> _ASSIGNMENT_: Look below for the line that has "(q_1, ε, X) → (q_4, ε)". Set down the lines from there through the line that has "(q_4, 1, Z) → (q_3, AZ)", exactly as written.

> _EXTRACTED RECORDS_:
• • • • •
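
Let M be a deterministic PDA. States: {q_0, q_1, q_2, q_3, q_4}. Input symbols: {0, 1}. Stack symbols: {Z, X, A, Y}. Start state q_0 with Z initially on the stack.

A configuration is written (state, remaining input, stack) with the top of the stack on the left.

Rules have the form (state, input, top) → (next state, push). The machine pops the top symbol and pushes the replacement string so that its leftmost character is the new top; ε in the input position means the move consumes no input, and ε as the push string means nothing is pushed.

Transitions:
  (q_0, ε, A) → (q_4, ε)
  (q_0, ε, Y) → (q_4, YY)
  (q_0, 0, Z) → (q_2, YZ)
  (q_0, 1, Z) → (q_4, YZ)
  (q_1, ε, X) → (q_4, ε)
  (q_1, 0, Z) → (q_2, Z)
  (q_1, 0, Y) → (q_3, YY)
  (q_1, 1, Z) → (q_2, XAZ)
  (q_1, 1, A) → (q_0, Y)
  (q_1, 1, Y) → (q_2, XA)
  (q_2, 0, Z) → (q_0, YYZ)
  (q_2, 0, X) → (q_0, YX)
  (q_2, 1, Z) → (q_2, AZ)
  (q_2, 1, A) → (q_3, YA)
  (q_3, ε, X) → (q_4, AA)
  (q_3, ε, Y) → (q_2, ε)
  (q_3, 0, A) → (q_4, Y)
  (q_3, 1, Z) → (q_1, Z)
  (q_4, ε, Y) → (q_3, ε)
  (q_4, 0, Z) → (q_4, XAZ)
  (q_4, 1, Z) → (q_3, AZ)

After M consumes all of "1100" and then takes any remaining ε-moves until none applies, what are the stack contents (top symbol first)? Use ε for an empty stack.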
• • • • •
> _EXPECTED OUTPUT_:
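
  (q_1, ε, X) → (q_4, ε)
  (q_1, 0, Z) → (q_2, Z)
  (q_1, 0, Y) → (q_3, YY)
  (q_1, 1, Z) → (q_2, XAZ)
  (q_1, 1, A) → (q_0, Y)
  (q_1, 1, Y) → (q_2, XA)
  (q_2, 0, Z) → (q_0, YYZ)
  (q_2, 0, X) → (q_0, YX)
  (q_2, 1, Z) → (q_2, AZ)
  (q_2, 1, A) → (q_3, YA)
  (q_3, ε, X) → (q_4, AA)
  (q_3, ε, Y) → (q_2, ε)
  (q_3, 0, A) → (q_4, Y)
  (q_3, 1, Z) → (q_1, Z)
  (q_4, ε, Y) → (q_3, ε)
  (q_4, 0, Z) → (q_4, XAZ)
  (q_4, 1, Z) → (q_3, AZ)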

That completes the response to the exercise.